(Collected data entries)
• • • • • • •
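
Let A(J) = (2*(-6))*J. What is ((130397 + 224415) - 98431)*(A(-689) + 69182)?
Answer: 19856708450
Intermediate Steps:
A(J) = -12*J
((130397 + 224415) - 98431)*(A(-689) + 69182) = ((130397 + 224415) - 98431)*(-12*(-689) + 69182) = (354812 - 98431)*(8268 + 69182) = 256381*77450 = 19856708450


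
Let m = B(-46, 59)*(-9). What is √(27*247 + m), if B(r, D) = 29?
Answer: 6*√178 ≈ 80.050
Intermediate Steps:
m = -261 (m = 29*(-9) = -261)
√(27*247 + m) = √(27*247 - 261) = √(6669 - 261) = √6408 = 6*√178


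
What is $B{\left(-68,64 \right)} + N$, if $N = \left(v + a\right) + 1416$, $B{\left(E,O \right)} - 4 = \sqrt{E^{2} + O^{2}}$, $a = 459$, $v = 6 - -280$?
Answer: $2165 + 4 \sqrt{545} \approx 2258.4$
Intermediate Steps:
$v = 286$ ($v = 6 + 280 = 286$)
$B{\left(E,O \right)} = 4 + \sqrt{E^{2} + O^{2}}$
$N = 2161$ ($N = \left(286 + 459\right) + 1416 = 745 + 1416 = 2161$)
$B{\left(-68,64 \right)} + N = \left(4 + \sqrt{\left(-68\right)^{2} + 64^{2}}\right) + 2161 = \left(4 + \sqrt{4624 + 4096}\right) + 2161 = \left(4 + \sqrt{8720}\right) + 2161 = \left(4 + 4 \sqrt{545}\right) + 2161 = 2165 + 4 \sqrt{545}$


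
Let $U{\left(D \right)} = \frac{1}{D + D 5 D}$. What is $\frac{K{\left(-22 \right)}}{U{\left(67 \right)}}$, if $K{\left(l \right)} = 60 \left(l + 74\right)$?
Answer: $70237440$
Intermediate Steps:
$U{\left(D \right)} = \frac{1}{D + 5 D^{2}}$ ($U{\left(D \right)} = \frac{1}{D + 5 D D} = \frac{1}{D + 5 D^{2}}$)
$K{\left(l \right)} = 4440 + 60 l$ ($K{\left(l \right)} = 60 \left(74 + l\right) = 4440 + 60 l$)
$\frac{K{\left(-22 \right)}}{U{\left(67 \right)}} = \frac{4440 + 60 \left(-22\right)}{\frac{1}{67} \frac{1}{1 + 5 \cdot 67}} = \frac{4440 - 1320}{\frac{1}{67} \frac{1}{1 + 335}} = \frac{3120}{\frac{1}{67} \cdot \frac{1}{336}} = 3120 \frac{1}{\frac{1}{22512}} = 3120 \cdot 22512 = 70237440$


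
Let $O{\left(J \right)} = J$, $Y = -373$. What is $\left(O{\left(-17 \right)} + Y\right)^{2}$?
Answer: $152100$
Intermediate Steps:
$\left(O{\left(-17 \right)} + Y\right)^{2} = \left(-17 - 373\right)^{2} = \left(-390\right)^{2} = 152100$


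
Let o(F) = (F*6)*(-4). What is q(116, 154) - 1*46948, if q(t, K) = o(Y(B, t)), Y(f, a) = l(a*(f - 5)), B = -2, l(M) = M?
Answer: -27460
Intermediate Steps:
Y(f, a) = a*(-5 + f) (Y(f, a) = a*(f - 5) = a*(-5 + f))
o(F) = -24*F (o(F) = (6*F)*(-4) = -24*F)
q(t, K) = 168*t (q(t, K) = -24*t*(-5 - 2) = -24*t*(-7) = -(-168)*t = 168*t)
q(116, 154) - 1*46948 = 168*116 - 1*46948 = 19488 - 46948 = -27460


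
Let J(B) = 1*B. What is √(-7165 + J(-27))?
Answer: 2*I*√1798 ≈ 84.806*I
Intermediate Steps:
J(B) = B
√(-7165 + J(-27)) = √(-7165 - 27) = √(-7192) = 2*I*√1798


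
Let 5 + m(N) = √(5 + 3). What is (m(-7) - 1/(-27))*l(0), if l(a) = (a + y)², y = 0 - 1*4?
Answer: -2144/27 + 32*√2 ≈ -34.153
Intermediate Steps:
y = -4 (y = 0 - 4 = -4)
l(a) = (-4 + a)² (l(a) = (a - 4)² = (-4 + a)²)
m(N) = -5 + 2*√2 (m(N) = -5 + √(5 + 3) = -5 + √8 = -5 + 2*√2)
(m(-7) - 1/(-27))*l(0) = ((-5 + 2*√2) - 1/(-27))*(-4 + 0)² = ((-5 + 2*√2) - 1*(-1/27))*(-4)² = ((-5 + 2*√2) + 1/27)*16 = (-134/27 + 2*√2)*16 = -2144/27 + 32*√2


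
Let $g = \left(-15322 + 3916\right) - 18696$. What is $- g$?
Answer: $30102$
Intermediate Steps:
$g = -30102$ ($g = -11406 - 18696 = -30102$)
$- g = \left(-1\right) \left(-30102\right) = 30102$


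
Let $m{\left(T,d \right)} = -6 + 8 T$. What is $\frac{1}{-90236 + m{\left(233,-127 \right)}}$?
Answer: $- \frac{1}{88378} \approx -1.1315 \cdot 10^{-5}$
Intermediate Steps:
$\frac{1}{-90236 + m{\left(233,-127 \right)}} = \frac{1}{-90236 + \left(-6 + 8 \cdot 233\right)} = \frac{1}{-90236 + \left(-6 + 1864\right)} = \frac{1}{-90236 + 1858} = \frac{1}{-88378} = - \frac{1}{88378}$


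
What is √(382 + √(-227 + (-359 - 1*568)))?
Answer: √(382 + I*√1154) ≈ 19.564 + 0.86819*I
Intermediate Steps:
√(382 + √(-227 + (-359 - 1*568))) = √(382 + √(-227 + (-359 - 568))) = √(382 + √(-227 - 927)) = √(382 + √(-1154)) = √(382 + I*√1154)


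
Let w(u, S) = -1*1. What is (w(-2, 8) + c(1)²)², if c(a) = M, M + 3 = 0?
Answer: 64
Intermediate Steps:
M = -3 (M = -3 + 0 = -3)
c(a) = -3
w(u, S) = -1
(w(-2, 8) + c(1)²)² = (-1 + (-3)²)² = (-1 + 9)² = 8² = 64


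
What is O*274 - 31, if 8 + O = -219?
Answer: -62229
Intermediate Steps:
O = -227 (O = -8 - 219 = -227)
O*274 - 31 = -227*274 - 31 = -62198 - 31 = -62229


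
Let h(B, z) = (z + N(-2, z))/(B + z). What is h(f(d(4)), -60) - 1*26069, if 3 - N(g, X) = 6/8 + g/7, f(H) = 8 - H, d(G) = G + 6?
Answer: -45254175/1736 ≈ -26068.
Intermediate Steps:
d(G) = 6 + G
N(g, X) = 9/4 - g/7 (N(g, X) = 3 - (6/8 + g/7) = 3 - (6*(⅛) + g*(⅐)) = 3 - (¾ + g/7) = 3 + (-¾ - g/7) = 9/4 - g/7)
h(B, z) = (71/28 + z)/(B + z) (h(B, z) = (z + (9/4 - ⅐*(-2)))/(B + z) = (z + (9/4 + 2/7))/(B + z) = (z + 71/28)/(B + z) = (71/28 + z)/(B + z))
h(f(d(4)), -60) - 1*26069 = (71/28 - 60)/((8 - (6 + 4)) - 60) - 1*26069 = -1609/28/((8 - 1*10) - 60) - 26069 = -1609/28/((8 - 10) - 60) - 26069 = -1609/28/(-2 - 60) - 26069 = -1609/28/(-62) - 26069 = -1/62*(-1609/28) - 26069 = 1609/1736 - 26069 = -45254175/1736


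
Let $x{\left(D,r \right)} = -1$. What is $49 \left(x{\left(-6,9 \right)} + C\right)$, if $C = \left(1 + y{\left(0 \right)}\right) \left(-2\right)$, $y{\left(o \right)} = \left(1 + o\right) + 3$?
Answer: $-539$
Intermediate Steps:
$y{\left(o \right)} = 4 + o$
$C = -10$ ($C = \left(1 + \left(4 + 0\right)\right) \left(-2\right) = \left(1 + 4\right) \left(-2\right) = 5 \left(-2\right) = -10$)
$49 \left(x{\left(-6,9 \right)} + C\right) = 49 \left(-1 - 10\right) = 49 \left(-11\right) = -539$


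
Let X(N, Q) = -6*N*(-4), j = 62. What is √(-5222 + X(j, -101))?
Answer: I*√3734 ≈ 61.106*I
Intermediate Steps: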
• • • • • • •
» **ABOUT THIS TASK**
Retype exactly, and only, the lines above from the one where "Answer: $2165 +" occurs up to and including the one where "Answer: $70237440$" occurs.

» **RESULT**
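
Answer: $2165 + 4 \sqrt{545} \approx 2258.4$
Intermediate Steps:
$v = 286$ ($v = 6 + 280 = 286$)
$B{\left(E,O \right)} = 4 + \sqrt{E^{2} + O^{2}}$
$N = 2161$ ($N = \left(286 + 459\right) + 1416 = 745 + 1416 = 2161$)
$B{\left(-68,64 \right)} + N = \left(4 + \sqrt{\left(-68\right)^{2} + 64^{2}}\right) + 2161 = \left(4 + \sqrt{4624 + 4096}\right) + 2161 = \left(4 + \sqrt{8720}\right) + 2161 = \left(4 + 4 \sqrt{545}\right) + 2161 = 2165 + 4 \sqrt{545}$


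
Let $U{\left(D \right)} = \frac{1}{D + D 5 D}$. What is $\frac{K{\left(-22 \right)}}{U{\left(67 \right)}}$, if $K{\left(l \right)} = 60 \left(l + 74\right)$?
Answer: $70237440$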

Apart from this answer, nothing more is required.